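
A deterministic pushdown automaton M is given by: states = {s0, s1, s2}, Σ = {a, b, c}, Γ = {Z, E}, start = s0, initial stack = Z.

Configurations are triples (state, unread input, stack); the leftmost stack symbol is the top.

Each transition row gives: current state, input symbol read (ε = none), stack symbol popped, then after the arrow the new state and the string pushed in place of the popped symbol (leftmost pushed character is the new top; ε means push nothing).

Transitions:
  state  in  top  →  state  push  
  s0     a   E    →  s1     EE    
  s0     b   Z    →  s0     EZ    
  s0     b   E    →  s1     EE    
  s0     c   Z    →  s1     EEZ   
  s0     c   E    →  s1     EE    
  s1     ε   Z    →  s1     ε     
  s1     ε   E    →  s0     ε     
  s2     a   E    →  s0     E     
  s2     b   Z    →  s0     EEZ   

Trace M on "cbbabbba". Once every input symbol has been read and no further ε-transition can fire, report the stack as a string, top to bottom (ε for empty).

EZ

(s0, cbbabbba, Z)
  read c, top Z: go to s1, push EEZ → (s1, bbabbba, EEZ)
  ε-move, top E: go to s0, push ε → (s0, bbabbba, EZ)
  read b, top E: go to s1, push EE → (s1, babbba, EEZ)
  ε-move, top E: go to s0, push ε → (s0, babbba, EZ)
  read b, top E: go to s1, push EE → (s1, abbba, EEZ)
  ε-move, top E: go to s0, push ε → (s0, abbba, EZ)
  read a, top E: go to s1, push EE → (s1, bbba, EEZ)
  ε-move, top E: go to s0, push ε → (s0, bbba, EZ)
  read b, top E: go to s1, push EE → (s1, bba, EEZ)
  ε-move, top E: go to s0, push ε → (s0, bba, EZ)
  read b, top E: go to s1, push EE → (s1, ba, EEZ)
  ε-move, top E: go to s0, push ε → (s0, ba, EZ)
  read b, top E: go to s1, push EE → (s1, a, EEZ)
  ε-move, top E: go to s0, push ε → (s0, a, EZ)
  read a, top E: go to s1, push EE → (s1, ε, EEZ)
  ε-move, top E: go to s0, push ε → (s0, ε, EZ)
All input consumed in state s0 with stack EZ.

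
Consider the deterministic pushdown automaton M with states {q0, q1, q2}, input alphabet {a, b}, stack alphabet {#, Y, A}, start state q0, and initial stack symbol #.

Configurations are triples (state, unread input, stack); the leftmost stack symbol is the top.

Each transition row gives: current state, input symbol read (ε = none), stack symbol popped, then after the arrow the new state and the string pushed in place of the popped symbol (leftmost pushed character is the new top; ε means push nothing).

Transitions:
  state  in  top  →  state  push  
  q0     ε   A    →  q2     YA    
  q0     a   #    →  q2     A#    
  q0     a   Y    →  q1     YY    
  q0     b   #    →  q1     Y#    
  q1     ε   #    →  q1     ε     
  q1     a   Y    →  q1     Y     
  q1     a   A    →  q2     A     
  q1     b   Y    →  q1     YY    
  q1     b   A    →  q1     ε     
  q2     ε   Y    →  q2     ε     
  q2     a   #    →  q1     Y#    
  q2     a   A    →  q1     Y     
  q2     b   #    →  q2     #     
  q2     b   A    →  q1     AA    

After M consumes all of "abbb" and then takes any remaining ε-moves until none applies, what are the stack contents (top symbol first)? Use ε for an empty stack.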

__________________________________________________

■ **TASK INSTRUCTIONS**: Each line of the records above should be copied exactly.

■ **SOLUTION FOR THIS EXERCISE**:
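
A deterministic pushdown automaton M is given by: states = {s0, s1, s2}, Σ = {a, b, c}, Γ = {Z, E}, start = s0, initial stack = Z.

Configurations are triples (state, unread input, stack); the leftmost stack symbol is the top.

Each transition row gives: current state, input symbol read (ε = none), stack symbol popped, then after the arrow the new state and the string pushed in place of the popped symbol (leftmost pushed character is the new top; ε means push nothing).

Transitions:
  state  in  top  →  state  push  
  s0     a   E    →  s1     EE    
  s0     b   Z    →  s0     EZ    
  s0     b   E    →  s1     EE    
  s0     c   Z    →  s1     EEZ   
  s0     c   E    →  s1     EE    
  s1     ε   Z    →  s1     ε     
  s1     ε   E    →  s0     ε     
  s2     a   E    →  s0     E     
  s2     b   Z    →  s0     EEZ   

Trace M on "cbbabbba". Once every input symbol has been read and no further ε-transition can fire, report the stack as a string, top to bottom (ε for empty).

EZ

(s0, cbbabbba, Z)
  read c, top Z: go to s1, push EEZ → (s1, bbabbba, EEZ)
  ε-move, top E: go to s0, push ε → (s0, bbabbba, EZ)
  read b, top E: go to s1, push EE → (s1, babbba, EEZ)
  ε-move, top E: go to s0, push ε → (s0, babbba, EZ)
  read b, top E: go to s1, push EE → (s1, abbba, EEZ)
  ε-move, top E: go to s0, push ε → (s0, abbba, EZ)
  read a, top E: go to s1, push EE → (s1, bbba, EEZ)
  ε-move, top E: go to s0, push ε → (s0, bbba, EZ)
  read b, top E: go to s1, push EE → (s1, bba, EEZ)
  ε-move, top E: go to s0, push ε → (s0, bba, EZ)
  read b, top E: go to s1, push EE → (s1, ba, EEZ)
  ε-move, top E: go to s0, push ε → (s0, ba, EZ)
  read b, top E: go to s1, push EE → (s1, a, EEZ)
  ε-move, top E: go to s0, push ε → (s0, a, EZ)
  read a, top E: go to s1, push EE → (s1, ε, EEZ)
  ε-move, top E: go to s0, push ε → (s0, ε, EZ)
All input consumed in state s0 with stack EZ.

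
Consider the deterministic pushdown automaton M with states {q0, q1, q2}, input alphabet {a, b}, stack alphabet {#, Y, A}, start state q0, and initial stack symbol #.

Configurations are triples (state, unread input, stack); the leftmost stack symbol is the top.

Each transition row gives: current state, input symbol read (ε = none), stack symbol popped, then after the arrow the new state and the string pushed in place of the popped symbol (leftmost pushed character is the new top; ε means push nothing).

Transitions:
  state  in  top  →  state  push  
  q0     ε   A    →  q2     YA    
  q0     a   #    →  q2     A#    
  q0     a   Y    →  q1     YY    
  q0     b   #    →  q1     Y#    
  q1     ε   #    →  q1     ε     
  q1     a   Y    →  q1     Y     
  q1     a   A    →  q2     A     
  q1     b   Y    →  q1     YY    
  q1     b   A    →  q1     ε     
  q2     ε   Y    →  q2     ε     
  q2     a   #    →  q1     Y#    
  q2     a   A    →  q1     Y     
  q2     b   #    →  q2     #     
  q2     b   A    →  q1     AA    

After M consumes all of "abbb" and then takes any remaining ε-moves until none applies, what are the stack contents (top symbol first)? Use ε for an empty stack.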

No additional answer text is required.